Read through the lines below and copy the ones holding the string "opening".

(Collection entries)

※ ※ ※

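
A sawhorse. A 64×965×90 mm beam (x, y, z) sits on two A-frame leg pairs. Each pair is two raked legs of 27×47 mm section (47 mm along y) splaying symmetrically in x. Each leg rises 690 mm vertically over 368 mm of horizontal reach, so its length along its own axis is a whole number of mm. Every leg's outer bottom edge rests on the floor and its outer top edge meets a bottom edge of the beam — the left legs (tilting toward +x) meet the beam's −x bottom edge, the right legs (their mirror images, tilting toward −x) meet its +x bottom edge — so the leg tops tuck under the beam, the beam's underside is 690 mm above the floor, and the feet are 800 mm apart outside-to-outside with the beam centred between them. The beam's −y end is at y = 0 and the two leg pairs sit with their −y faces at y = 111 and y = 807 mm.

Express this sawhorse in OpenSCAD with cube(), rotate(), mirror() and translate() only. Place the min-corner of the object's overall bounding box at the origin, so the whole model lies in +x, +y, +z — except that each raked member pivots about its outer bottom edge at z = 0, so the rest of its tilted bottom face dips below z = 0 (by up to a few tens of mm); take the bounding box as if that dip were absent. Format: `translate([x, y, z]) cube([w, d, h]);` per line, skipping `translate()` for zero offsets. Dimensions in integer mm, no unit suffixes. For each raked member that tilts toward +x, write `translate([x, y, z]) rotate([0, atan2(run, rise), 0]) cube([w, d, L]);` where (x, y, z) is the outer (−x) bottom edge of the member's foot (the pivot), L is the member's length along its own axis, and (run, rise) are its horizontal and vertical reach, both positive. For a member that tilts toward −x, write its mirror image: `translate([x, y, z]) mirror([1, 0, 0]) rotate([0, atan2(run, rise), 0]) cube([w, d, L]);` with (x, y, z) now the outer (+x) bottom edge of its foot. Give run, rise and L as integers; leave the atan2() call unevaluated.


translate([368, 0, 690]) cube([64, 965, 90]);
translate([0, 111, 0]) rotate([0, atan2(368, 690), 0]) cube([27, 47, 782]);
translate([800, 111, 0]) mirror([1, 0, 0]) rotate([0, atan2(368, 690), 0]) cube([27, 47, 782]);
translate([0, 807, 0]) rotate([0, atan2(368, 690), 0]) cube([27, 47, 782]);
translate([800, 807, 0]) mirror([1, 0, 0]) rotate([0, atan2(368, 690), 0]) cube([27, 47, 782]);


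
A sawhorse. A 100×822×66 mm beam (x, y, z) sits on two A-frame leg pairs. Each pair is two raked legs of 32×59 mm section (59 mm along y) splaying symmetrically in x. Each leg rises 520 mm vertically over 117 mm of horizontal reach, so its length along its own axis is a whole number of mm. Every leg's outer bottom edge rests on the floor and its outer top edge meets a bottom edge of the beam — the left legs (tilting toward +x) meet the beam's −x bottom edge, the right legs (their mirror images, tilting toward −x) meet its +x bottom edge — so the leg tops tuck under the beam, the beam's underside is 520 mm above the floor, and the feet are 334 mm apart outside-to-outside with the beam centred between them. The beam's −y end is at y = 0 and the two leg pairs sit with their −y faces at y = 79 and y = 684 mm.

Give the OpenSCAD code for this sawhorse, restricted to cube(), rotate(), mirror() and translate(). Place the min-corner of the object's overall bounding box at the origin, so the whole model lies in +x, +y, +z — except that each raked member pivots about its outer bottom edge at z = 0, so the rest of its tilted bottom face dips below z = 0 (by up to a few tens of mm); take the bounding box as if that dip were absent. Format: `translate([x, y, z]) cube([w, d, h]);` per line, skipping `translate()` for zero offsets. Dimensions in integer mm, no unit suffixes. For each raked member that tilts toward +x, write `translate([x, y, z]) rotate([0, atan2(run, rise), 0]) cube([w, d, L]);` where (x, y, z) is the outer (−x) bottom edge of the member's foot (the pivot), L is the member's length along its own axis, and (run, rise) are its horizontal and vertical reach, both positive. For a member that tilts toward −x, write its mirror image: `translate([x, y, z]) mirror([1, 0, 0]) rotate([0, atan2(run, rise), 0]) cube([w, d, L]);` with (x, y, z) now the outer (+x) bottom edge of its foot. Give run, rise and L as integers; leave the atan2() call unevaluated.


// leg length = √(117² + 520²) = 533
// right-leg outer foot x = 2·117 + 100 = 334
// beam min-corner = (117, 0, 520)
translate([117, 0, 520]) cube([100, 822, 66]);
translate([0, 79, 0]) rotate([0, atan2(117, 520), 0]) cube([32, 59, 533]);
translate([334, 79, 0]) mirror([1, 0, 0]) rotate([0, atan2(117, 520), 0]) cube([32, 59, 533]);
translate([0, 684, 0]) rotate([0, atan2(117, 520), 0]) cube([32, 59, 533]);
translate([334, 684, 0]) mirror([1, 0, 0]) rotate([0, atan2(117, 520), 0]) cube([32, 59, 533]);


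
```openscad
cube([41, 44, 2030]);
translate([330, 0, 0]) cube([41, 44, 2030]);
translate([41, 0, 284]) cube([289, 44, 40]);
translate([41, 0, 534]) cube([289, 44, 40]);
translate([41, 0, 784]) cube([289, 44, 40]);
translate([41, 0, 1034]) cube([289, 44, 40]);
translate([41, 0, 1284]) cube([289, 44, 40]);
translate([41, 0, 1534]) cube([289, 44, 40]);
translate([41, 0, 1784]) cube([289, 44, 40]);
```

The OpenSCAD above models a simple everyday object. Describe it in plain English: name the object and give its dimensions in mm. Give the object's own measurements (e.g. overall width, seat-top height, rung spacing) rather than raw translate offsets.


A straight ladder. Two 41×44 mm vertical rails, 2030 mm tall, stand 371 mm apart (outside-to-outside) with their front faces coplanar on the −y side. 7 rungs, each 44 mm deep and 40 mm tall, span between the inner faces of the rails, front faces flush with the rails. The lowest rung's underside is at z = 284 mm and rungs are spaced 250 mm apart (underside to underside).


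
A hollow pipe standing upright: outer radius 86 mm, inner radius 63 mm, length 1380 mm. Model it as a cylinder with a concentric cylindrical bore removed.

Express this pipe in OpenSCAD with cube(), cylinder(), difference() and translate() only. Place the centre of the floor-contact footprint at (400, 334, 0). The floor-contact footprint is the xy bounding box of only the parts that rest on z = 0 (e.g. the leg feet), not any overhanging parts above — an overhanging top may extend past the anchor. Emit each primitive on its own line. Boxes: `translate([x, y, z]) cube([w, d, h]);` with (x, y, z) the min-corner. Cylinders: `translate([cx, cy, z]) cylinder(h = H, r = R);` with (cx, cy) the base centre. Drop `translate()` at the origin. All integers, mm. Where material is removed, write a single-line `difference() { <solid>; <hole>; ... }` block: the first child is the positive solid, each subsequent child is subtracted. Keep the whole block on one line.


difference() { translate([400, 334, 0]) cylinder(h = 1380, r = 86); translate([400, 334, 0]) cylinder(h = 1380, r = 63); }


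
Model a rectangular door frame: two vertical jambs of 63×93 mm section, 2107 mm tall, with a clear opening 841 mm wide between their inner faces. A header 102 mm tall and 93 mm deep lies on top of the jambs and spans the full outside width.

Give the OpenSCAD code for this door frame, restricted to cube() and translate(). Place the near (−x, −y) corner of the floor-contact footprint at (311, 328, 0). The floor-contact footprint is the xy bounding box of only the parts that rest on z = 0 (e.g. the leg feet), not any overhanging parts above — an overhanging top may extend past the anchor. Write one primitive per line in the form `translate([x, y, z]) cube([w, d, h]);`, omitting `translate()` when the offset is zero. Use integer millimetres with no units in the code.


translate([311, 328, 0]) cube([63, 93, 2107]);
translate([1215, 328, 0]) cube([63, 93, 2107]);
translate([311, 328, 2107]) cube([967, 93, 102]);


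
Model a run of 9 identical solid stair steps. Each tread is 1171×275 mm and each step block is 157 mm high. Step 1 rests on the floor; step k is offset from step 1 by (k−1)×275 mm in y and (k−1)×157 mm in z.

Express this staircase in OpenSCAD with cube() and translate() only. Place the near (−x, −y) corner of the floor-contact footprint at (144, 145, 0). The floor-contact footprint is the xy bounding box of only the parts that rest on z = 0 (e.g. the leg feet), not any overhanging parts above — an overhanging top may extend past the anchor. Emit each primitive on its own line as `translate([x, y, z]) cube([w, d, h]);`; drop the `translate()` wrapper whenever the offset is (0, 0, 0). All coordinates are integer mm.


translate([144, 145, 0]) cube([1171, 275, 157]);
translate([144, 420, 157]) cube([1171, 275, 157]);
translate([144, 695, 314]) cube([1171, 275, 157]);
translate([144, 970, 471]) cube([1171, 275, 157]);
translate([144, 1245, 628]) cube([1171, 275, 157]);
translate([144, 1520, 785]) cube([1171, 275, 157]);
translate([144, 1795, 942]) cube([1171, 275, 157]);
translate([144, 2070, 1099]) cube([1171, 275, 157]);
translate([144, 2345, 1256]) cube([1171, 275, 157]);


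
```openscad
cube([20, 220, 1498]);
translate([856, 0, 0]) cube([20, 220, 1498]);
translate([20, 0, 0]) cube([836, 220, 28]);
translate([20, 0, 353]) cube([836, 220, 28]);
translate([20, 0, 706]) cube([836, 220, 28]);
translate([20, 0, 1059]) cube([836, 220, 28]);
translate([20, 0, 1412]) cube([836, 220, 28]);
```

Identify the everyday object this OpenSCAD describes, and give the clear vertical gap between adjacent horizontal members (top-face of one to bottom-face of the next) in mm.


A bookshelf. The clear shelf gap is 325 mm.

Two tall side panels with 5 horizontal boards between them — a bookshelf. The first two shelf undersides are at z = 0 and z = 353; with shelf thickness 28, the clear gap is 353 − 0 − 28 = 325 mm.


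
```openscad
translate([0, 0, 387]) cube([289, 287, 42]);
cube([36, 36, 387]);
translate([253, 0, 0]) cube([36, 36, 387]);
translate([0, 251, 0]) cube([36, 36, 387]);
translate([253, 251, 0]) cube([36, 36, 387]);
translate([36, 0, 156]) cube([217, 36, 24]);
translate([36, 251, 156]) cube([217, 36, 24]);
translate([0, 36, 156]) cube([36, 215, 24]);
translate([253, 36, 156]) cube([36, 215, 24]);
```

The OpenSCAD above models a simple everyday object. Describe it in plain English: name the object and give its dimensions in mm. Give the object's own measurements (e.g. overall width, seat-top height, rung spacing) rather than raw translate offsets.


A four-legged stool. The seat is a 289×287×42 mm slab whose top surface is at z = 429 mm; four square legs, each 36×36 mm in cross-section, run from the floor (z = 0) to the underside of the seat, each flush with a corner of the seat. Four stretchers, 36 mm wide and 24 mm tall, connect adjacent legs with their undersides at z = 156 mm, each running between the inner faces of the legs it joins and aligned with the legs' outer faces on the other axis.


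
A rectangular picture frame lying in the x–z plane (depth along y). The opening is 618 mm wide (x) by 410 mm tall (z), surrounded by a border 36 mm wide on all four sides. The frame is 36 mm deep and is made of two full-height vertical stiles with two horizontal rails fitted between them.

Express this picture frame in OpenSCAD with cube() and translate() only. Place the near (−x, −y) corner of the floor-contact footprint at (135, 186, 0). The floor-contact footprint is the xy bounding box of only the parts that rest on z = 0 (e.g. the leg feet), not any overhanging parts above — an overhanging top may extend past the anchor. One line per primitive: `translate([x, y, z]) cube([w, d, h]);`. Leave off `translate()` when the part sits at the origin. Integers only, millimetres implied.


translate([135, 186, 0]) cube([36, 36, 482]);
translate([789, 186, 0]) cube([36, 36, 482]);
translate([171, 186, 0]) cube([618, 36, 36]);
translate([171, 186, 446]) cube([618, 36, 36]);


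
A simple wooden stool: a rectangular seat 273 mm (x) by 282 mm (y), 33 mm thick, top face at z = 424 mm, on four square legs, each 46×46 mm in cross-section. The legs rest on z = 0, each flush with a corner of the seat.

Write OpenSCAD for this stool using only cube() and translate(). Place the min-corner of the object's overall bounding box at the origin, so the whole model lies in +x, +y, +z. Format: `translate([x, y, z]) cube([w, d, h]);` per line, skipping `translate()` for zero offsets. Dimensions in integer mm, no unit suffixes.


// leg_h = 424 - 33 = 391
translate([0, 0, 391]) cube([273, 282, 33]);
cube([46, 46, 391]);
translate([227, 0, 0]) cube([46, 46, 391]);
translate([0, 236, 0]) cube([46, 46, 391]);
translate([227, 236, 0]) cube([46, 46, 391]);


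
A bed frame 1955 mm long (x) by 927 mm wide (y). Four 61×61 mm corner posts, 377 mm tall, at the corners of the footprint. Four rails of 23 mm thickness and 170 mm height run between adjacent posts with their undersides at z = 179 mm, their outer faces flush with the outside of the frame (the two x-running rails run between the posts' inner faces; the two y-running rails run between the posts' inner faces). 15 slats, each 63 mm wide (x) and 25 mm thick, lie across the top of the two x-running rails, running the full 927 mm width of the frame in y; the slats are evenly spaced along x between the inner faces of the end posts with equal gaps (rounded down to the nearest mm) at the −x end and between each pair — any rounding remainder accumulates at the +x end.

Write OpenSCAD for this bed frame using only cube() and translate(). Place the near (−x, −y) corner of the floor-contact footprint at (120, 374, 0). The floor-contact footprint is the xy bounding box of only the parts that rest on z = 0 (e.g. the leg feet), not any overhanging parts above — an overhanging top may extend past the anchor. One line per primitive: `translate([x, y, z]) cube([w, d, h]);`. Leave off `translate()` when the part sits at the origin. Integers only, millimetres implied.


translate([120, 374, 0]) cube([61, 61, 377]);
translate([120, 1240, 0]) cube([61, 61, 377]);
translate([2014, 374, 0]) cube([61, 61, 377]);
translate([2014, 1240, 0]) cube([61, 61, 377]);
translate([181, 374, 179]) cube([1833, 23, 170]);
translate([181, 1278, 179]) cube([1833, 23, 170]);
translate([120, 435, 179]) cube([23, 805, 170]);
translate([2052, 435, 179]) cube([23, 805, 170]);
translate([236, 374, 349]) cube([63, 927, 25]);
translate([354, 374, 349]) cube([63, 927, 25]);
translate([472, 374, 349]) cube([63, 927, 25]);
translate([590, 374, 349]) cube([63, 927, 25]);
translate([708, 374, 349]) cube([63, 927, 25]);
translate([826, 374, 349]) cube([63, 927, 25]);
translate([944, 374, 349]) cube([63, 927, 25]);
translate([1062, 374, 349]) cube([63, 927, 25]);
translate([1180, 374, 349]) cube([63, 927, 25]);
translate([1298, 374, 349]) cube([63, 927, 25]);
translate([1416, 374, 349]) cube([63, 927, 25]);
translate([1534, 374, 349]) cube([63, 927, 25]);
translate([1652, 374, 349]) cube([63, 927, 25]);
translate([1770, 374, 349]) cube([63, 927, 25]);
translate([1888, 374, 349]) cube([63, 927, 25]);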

※ ※ ※

* **Reply to the task**
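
Model a rectangular door frame: two vertical jambs of 63×93 mm section, 2107 mm tall, with a clear opening 841 mm wide between their inner faces. A header 102 mm tall and 93 mm deep lies on top of the jambs and spans the full outside width.
A rectangular picture frame lying in the x–z plane (depth along y). The opening is 618 mm wide (x) by 410 mm tall (z), surrounded by a border 36 mm wide on all four sides. The frame is 36 mm deep and is made of two full-height vertical stiles with two horizontal rails fitted between them.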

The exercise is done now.